══ Provided records

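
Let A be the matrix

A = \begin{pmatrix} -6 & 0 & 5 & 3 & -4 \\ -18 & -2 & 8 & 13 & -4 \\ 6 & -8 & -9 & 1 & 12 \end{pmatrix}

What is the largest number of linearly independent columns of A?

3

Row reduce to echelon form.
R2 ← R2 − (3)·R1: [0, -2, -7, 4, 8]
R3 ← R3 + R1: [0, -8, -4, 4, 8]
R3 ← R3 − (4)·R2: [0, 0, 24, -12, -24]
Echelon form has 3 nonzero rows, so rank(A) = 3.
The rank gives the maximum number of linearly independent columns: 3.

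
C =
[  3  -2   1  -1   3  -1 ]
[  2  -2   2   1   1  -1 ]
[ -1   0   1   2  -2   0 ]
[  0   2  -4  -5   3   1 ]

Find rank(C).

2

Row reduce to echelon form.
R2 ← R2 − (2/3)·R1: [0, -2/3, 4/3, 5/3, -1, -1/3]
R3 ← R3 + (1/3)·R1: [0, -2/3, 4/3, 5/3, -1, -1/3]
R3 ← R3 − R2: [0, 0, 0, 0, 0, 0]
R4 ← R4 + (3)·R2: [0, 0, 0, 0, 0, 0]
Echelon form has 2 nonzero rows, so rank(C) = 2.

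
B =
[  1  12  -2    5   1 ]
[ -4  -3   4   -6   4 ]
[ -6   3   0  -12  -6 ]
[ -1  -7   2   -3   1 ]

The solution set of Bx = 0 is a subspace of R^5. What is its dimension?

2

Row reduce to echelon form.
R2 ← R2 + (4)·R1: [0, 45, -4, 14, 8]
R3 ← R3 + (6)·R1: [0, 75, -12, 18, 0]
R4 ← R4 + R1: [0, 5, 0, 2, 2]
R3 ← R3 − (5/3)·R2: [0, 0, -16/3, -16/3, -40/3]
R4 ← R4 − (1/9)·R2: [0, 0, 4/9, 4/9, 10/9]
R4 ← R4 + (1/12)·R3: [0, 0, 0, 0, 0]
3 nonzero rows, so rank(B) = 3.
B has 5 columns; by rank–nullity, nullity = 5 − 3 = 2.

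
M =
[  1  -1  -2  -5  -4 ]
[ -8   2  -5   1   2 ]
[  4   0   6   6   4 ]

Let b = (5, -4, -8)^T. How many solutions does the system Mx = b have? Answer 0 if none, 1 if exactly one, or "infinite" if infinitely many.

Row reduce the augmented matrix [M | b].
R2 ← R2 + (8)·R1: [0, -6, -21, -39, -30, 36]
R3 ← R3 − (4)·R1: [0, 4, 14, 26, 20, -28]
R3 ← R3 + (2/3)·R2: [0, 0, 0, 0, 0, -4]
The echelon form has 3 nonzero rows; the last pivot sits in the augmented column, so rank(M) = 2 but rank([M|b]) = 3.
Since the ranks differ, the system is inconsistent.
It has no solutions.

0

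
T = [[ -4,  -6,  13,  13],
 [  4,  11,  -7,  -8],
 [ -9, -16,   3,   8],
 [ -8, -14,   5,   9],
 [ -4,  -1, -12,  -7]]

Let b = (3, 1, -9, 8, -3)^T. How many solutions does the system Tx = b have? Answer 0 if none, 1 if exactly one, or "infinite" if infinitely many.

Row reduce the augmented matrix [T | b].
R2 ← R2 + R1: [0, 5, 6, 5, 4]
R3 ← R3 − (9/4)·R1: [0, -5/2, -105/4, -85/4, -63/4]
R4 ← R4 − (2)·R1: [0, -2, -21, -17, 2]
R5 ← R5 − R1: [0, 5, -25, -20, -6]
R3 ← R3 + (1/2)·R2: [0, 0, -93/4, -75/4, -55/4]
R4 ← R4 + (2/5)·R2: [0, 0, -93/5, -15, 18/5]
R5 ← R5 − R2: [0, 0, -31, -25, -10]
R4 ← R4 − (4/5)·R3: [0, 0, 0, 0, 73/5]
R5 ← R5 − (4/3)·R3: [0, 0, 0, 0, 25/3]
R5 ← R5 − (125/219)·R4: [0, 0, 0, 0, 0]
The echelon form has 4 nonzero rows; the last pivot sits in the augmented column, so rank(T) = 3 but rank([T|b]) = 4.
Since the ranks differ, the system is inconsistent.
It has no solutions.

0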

════

Your instructions: Retype each entry exactly, leaving none of them out.

Answer space:
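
Let A be the matrix

A = \begin{pmatrix} -6 & 0 & 5 & 3 & -4 \\ -18 & -2 & 8 & 13 & -4 \\ 6 & -8 & -9 & 1 & 12 \end{pmatrix}

What is the largest number of linearly independent columns of A?

3

Row reduce to echelon form.
R2 ← R2 − (3)·R1: [0, -2, -7, 4, 8]
R3 ← R3 + R1: [0, -8, -4, 4, 8]
R3 ← R3 − (4)·R2: [0, 0, 24, -12, -24]
Echelon form has 3 nonzero rows, so rank(A) = 3.
The rank gives the maximum number of linearly independent columns: 3.

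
C =
[  3  -2   1  -1   3  -1 ]
[  2  -2   2   1   1  -1 ]
[ -1   0   1   2  -2   0 ]
[  0   2  -4  -5   3   1 ]

Find rank(C).

2

Row reduce to echelon form.
R2 ← R2 − (2/3)·R1: [0, -2/3, 4/3, 5/3, -1, -1/3]
R3 ← R3 + (1/3)·R1: [0, -2/3, 4/3, 5/3, -1, -1/3]
R3 ← R3 − R2: [0, 0, 0, 0, 0, 0]
R4 ← R4 + (3)·R2: [0, 0, 0, 0, 0, 0]
Echelon form has 2 nonzero rows, so rank(C) = 2.

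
B =
[  1  12  -2    5   1 ]
[ -4  -3   4   -6   4 ]
[ -6   3   0  -12  -6 ]
[ -1  -7   2   -3   1 ]

The solution set of Bx = 0 is a subspace of R^5. What is its dimension?

2

Row reduce to echelon form.
R2 ← R2 + (4)·R1: [0, 45, -4, 14, 8]
R3 ← R3 + (6)·R1: [0, 75, -12, 18, 0]
R4 ← R4 + R1: [0, 5, 0, 2, 2]
R3 ← R3 − (5/3)·R2: [0, 0, -16/3, -16/3, -40/3]
R4 ← R4 − (1/9)·R2: [0, 0, 4/9, 4/9, 10/9]
R4 ← R4 + (1/12)·R3: [0, 0, 0, 0, 0]
3 nonzero rows, so rank(B) = 3.
B has 5 columns; by rank–nullity, nullity = 5 − 3 = 2.

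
M =
[  1  -1  -2  -5  -4 ]
[ -8   2  -5   1   2 ]
[  4   0   6   6   4 ]

Let b = (5, -4, -8)^T. How many solutions does the system Mx = b have? Answer 0 if none, 1 if exactly one, or "infinite" if infinitely many.

Row reduce the augmented matrix [M | b].
R2 ← R2 + (8)·R1: [0, -6, -21, -39, -30, 36]
R3 ← R3 − (4)·R1: [0, 4, 14, 26, 20, -28]
R3 ← R3 + (2/3)·R2: [0, 0, 0, 0, 0, -4]
The echelon form has 3 nonzero rows; the last pivot sits in the augmented column, so rank(M) = 2 but rank([M|b]) = 3.
Since the ranks differ, the system is inconsistent.
It has no solutions.

0

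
T = [[ -4,  -6,  13,  13],
 [  4,  11,  -7,  -8],
 [ -9, -16,   3,   8],
 [ -8, -14,   5,   9],
 [ -4,  -1, -12,  -7]]

Let b = (3, 1, -9, 8, -3)^T. How many solutions does the system Tx = b have? Answer 0 if none, 1 if exactly one, or "infinite" if infinitely many.

Row reduce the augmented matrix [T | b].
R2 ← R2 + R1: [0, 5, 6, 5, 4]
R3 ← R3 − (9/4)·R1: [0, -5/2, -105/4, -85/4, -63/4]
R4 ← R4 − (2)·R1: [0, -2, -21, -17, 2]
R5 ← R5 − R1: [0, 5, -25, -20, -6]
R3 ← R3 + (1/2)·R2: [0, 0, -93/4, -75/4, -55/4]
R4 ← R4 + (2/5)·R2: [0, 0, -93/5, -15, 18/5]
R5 ← R5 − R2: [0, 0, -31, -25, -10]
R4 ← R4 − (4/5)·R3: [0, 0, 0, 0, 73/5]
R5 ← R5 − (4/3)·R3: [0, 0, 0, 0, 25/3]
R5 ← R5 − (125/219)·R4: [0, 0, 0, 0, 0]
The echelon form has 4 nonzero rows; the last pivot sits in the augmented column, so rank(T) = 3 but rank([T|b]) = 4.
Since the ranks differ, the system is inconsistent.
It has no solutions.

0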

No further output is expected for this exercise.